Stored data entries
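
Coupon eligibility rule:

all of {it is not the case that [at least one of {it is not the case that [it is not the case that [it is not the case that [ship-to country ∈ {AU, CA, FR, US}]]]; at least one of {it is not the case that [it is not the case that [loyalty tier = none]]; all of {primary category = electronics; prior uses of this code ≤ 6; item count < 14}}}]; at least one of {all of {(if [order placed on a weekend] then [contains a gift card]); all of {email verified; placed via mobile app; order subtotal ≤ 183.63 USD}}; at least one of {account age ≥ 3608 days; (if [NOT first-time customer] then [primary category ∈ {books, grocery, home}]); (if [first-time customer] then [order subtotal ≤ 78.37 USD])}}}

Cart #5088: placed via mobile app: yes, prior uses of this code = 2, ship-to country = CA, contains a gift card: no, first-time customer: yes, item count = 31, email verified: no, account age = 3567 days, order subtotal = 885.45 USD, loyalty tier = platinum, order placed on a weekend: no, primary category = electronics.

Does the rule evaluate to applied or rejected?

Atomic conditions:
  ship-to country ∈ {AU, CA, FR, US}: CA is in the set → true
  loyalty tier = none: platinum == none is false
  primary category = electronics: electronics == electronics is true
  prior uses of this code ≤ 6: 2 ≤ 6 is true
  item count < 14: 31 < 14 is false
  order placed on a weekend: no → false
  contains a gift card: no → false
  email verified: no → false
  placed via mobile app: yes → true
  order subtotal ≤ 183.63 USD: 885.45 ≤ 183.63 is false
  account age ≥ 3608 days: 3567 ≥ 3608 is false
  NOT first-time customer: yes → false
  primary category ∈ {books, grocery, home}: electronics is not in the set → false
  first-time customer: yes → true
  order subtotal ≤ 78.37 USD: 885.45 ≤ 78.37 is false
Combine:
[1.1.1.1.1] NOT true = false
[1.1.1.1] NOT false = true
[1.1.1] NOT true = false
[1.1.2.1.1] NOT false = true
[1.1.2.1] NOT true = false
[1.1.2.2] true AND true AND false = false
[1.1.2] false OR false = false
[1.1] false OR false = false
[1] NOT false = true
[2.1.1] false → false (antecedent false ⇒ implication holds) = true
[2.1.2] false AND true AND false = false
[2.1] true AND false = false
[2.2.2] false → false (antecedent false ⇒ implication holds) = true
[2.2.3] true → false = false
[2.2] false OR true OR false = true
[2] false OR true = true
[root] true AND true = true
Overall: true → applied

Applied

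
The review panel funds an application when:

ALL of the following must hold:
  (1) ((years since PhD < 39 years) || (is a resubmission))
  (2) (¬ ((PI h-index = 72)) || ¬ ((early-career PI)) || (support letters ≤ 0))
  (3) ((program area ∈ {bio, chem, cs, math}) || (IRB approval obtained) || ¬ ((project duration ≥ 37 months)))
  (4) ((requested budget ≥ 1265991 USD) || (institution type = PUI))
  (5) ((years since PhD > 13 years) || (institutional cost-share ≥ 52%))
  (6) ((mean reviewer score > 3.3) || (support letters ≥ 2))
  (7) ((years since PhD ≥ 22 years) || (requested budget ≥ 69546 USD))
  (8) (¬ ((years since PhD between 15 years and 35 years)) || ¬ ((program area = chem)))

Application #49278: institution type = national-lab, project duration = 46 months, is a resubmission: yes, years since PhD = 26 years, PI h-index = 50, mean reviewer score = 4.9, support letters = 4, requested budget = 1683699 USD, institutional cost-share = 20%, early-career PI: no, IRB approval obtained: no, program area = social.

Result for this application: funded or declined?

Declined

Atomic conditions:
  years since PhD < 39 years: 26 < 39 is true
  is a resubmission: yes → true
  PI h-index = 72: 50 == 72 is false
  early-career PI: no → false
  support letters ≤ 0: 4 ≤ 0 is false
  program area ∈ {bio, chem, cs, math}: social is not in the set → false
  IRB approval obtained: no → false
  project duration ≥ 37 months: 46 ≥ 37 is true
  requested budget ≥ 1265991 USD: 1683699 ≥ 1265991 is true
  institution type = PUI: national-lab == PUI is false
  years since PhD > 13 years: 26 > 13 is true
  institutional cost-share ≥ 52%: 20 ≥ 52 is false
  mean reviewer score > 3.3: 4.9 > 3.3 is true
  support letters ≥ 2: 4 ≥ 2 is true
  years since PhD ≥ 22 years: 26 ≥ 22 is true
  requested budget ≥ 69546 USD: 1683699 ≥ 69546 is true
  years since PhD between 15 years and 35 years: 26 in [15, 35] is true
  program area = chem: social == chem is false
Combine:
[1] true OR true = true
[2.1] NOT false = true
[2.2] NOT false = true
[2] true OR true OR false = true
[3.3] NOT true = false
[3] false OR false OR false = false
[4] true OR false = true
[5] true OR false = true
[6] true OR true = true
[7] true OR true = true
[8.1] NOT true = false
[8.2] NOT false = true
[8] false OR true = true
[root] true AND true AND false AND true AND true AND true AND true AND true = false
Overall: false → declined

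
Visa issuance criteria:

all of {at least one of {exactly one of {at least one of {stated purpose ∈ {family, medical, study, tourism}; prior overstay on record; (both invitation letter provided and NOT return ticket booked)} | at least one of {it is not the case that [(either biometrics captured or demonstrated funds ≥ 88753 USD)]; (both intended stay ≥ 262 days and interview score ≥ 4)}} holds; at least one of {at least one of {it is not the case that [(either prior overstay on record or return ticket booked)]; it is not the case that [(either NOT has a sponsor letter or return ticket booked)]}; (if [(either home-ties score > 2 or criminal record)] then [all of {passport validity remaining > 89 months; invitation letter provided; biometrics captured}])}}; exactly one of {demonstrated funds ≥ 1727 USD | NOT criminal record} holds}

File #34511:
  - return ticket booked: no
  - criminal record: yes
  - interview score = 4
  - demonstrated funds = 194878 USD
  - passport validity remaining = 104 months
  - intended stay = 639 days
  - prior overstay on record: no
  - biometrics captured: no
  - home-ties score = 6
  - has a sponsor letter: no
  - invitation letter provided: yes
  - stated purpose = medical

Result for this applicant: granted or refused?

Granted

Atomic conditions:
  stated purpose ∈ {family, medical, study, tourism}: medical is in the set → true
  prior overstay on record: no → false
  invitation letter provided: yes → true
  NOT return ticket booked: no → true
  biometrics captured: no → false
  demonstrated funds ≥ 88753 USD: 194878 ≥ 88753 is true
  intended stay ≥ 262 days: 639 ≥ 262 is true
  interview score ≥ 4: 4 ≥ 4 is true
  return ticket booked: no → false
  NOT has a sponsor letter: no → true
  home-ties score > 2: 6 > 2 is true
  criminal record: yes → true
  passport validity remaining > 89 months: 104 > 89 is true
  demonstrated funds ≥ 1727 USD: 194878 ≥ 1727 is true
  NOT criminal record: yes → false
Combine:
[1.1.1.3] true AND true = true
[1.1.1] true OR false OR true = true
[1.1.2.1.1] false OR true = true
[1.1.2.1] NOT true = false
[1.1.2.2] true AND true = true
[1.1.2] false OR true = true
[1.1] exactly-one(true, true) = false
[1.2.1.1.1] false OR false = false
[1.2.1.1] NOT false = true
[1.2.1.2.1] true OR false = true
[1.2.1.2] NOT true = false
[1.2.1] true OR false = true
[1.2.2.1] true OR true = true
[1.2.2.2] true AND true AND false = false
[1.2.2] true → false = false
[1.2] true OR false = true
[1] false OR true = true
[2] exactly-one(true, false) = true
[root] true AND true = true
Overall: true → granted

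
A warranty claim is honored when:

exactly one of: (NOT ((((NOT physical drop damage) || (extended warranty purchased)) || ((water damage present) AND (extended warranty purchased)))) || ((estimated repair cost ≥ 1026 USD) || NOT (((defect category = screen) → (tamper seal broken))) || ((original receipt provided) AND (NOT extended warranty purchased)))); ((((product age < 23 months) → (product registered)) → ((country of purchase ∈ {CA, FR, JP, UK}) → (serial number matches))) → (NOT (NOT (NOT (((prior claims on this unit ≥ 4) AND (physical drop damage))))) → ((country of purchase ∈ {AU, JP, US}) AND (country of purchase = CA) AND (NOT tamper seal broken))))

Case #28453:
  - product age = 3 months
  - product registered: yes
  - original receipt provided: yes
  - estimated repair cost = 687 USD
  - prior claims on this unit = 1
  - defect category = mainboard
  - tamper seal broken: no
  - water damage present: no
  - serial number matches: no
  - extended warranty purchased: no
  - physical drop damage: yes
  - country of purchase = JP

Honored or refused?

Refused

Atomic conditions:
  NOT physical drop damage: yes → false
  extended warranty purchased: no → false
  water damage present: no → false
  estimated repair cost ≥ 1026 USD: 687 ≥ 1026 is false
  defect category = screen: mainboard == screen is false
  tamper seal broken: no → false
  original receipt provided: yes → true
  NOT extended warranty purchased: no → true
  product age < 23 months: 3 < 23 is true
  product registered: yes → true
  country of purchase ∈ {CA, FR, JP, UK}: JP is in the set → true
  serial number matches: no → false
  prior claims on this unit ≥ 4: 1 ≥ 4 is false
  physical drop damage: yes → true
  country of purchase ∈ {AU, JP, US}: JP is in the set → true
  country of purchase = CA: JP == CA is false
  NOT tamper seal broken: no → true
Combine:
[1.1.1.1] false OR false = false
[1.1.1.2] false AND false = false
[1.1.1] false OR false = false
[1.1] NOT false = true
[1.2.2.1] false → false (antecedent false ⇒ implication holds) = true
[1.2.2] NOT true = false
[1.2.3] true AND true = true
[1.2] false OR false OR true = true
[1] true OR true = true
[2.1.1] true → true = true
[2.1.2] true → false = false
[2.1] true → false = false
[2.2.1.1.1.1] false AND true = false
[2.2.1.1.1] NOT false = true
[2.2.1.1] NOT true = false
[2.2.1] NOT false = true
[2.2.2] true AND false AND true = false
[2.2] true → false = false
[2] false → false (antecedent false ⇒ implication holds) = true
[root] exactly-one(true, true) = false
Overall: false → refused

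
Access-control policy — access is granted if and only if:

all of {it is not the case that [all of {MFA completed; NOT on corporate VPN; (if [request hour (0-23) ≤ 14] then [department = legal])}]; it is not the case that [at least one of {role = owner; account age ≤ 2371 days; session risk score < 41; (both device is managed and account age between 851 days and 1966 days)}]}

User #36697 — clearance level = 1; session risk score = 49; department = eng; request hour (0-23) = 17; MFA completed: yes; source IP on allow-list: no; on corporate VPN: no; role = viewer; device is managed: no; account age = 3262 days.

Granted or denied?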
--
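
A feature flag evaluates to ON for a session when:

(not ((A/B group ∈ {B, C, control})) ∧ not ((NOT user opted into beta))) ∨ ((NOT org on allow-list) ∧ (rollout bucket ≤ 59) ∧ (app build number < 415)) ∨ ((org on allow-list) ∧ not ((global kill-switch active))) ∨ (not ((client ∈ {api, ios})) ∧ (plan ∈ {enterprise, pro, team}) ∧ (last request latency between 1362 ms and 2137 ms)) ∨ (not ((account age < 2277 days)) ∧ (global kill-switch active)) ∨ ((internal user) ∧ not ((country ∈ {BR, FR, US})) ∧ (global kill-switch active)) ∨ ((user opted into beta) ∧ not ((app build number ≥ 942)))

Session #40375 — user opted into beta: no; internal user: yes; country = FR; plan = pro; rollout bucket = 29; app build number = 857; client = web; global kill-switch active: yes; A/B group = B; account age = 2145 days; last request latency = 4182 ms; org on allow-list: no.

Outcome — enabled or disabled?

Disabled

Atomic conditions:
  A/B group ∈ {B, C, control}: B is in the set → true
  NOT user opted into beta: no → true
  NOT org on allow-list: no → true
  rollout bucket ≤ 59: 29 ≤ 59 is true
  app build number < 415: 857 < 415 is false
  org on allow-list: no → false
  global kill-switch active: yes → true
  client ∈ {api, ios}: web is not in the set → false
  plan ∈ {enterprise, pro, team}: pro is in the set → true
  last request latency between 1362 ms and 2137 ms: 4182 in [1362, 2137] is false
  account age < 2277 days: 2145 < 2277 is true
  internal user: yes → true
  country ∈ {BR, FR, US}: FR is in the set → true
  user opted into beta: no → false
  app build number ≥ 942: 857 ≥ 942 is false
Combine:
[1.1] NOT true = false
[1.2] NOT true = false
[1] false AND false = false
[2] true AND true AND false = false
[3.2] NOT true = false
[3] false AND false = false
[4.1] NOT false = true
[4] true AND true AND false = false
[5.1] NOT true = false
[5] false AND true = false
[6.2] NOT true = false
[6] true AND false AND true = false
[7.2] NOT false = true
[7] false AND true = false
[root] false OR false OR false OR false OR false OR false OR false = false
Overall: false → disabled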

TO DO:
Some of the data mentions "managed". Copy every line where it does.

RESULT FOR THIS TASK:
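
all of {it is not the case that [all of {MFA completed; NOT on corporate VPN; (if [request hour (0-23) ≤ 14] then [department = legal])}]; it is not the case that [at least one of {role = owner; account age ≤ 2371 days; session risk score < 41; (both device is managed and account age between 851 days and 1966 days)}]}
User #36697 — clearance level = 1; session risk score = 49; department = eng; request hour (0-23) = 17; MFA completed: yes; source IP on allow-list: no; on corporate VPN: no; role = viewer; device is managed: no; account age = 3262 days.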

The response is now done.